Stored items
※ ※ ※

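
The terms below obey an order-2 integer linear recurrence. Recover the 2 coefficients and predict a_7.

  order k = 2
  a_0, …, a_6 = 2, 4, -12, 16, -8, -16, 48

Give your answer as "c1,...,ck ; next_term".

-2,-2 ; -64

  a_2 = -2·4 + -2·2 = -12
  a_3 = -2·-12 + -2·4 = 16
  a_4 = -2·16 + -2·-12 = -8
  a_5 = -2·-8 + -2·16 = -16
  a_6 = -2·-16 + -2·-8 = 48
  a_7 = -2·48 + -2·-16 = -64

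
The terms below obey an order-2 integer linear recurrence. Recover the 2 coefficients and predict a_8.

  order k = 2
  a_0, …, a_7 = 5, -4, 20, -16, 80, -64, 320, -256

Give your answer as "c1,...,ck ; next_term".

  a_2 = 0·-4 + 4·5 = 20
  a_3 = 0·20 + 4·-4 = -16
  a_4 = 0·-16 + 4·20 = 80
  a_5 = 0·80 + 4·-16 = -64
  a_6 = 0·-64 + 4·80 = 320
  a_7 = 0·320 + 4·-64 = -256
  a_8 = 0·-256 + 4·320 = 1280

0,4 ; 1280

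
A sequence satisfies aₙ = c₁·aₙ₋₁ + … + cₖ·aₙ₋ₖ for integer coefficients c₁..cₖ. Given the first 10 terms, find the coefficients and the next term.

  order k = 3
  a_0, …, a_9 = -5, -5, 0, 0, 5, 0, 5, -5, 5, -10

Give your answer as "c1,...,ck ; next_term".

0,1,-1 ; 10

  a_3 = 0·0 + 1·-5 + -1·-5 = 0
  a_4 = 0·0 + 1·0 + -1·-5 = 5
  a_5 = 0·5 + 1·0 + -1·0 = 0
  a_6 = 0·0 + 1·5 + -1·0 = 5
  a_7 = 0·5 + 1·0 + -1·5 = -5
  a_8 = 0·-5 + 1·5 + -1·0 = 5
  a_9 = 0·5 + 1·-5 + -1·5 = -10
  a_10 = 0·-10 + 1·5 + -1·-5 = 10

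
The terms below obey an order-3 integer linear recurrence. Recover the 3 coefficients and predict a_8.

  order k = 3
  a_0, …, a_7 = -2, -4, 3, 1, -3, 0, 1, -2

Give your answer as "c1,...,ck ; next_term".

  a_3 = 1·3 + 0·-4 + 1·-2 = 1
  a_4 = 1·1 + 0·3 + 1·-4 = -3
  a_5 = 1·-3 + 0·1 + 1·3 = 0
  a_6 = 1·0 + 0·-3 + 1·1 = 1
  a_7 = 1·1 + 0·0 + 1·-3 = -2
  a_8 = 1·-2 + 0·1 + 1·0 = -2

1,0,1 ; -2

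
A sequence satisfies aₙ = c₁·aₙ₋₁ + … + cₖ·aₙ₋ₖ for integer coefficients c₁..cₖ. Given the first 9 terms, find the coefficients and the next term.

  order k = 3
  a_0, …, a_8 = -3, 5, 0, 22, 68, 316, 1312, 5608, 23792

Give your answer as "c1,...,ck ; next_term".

  a_3 = 4·0 + 2·5 + -4·-3 = 22
  a_4 = 4·22 + 2·0 + -4·5 = 68
  a_5 = 4·68 + 2·22 + -4·0 = 316
  a_6 = 4·316 + 2·68 + -4·22 = 1312
  a_7 = 4·1312 + 2·316 + -4·68 = 5608
  a_8 = 4·5608 + 2·1312 + -4·316 = 23792
  a_9 = 4·23792 + 2·5608 + -4·1312 = 101136

4,2,-4 ; 101136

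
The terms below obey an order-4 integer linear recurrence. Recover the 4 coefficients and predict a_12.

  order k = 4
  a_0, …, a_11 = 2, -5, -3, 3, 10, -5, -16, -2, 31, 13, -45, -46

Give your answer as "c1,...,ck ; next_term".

  a_4 = 0·3 + -1·-3 + -1·-5 + 1·2 = 10
  a_5 = 0·10 + -1·3 + -1·-3 + 1·-5 = -5
  a_6 = 0·-5 + -1·10 + -1·3 + 1·-3 = -16
  a_7 = 0·-16 + -1·-5 + -1·10 + 1·3 = -2
  a_8 = 0·-2 + -1·-16 + -1·-5 + 1·10 = 31
  a_9 = 0·31 + -1·-2 + -1·-16 + 1·-5 = 13
  a_10 = 0·13 + -1·31 + -1·-2 + 1·-16 = -45
  a_11 = 0·-45 + -1·13 + -1·31 + 1·-2 = -46
  a_12 = 0·-46 + -1·-45 + -1·13 + 1·31 = 63

0,-1,-1,1 ; 63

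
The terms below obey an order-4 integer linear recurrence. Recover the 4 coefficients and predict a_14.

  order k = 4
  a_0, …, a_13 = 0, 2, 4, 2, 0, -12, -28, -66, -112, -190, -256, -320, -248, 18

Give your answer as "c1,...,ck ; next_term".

  a_4 = 2·2 + 1·4 + -4·2 + 1·0 = 0
  a_5 = 2·0 + 1·2 + -4·4 + 1·2 = -12
  a_6 = 2·-12 + 1·0 + -4·2 + 1·4 = -28
  a_7 = 2·-28 + 1·-12 + -4·0 + 1·2 = -66
  a_8 = 2·-66 + 1·-28 + -4·-12 + 1·0 = -112
  a_9 = 2·-112 + 1·-66 + -4·-28 + 1·-12 = -190
  a_10 = 2·-190 + 1·-112 + -4·-66 + 1·-28 = -256
  a_11 = 2·-256 + 1·-190 + -4·-112 + 1·-66 = -320
  a_12 = 2·-320 + 1·-256 + -4·-190 + 1·-112 = -248
  a_13 = 2·-248 + 1·-320 + -4·-256 + 1·-190 = 18
  a_14 = 2·18 + 1·-248 + -4·-320 + 1·-256 = 812

2,1,-4,1 ; 812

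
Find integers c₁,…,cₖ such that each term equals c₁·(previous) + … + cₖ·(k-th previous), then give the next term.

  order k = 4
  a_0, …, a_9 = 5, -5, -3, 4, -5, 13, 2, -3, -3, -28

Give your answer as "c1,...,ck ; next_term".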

※ ※ ※

Brief
Within this data, count the lines that include the string "Recover" and write the number with nothing else.

Answer box
5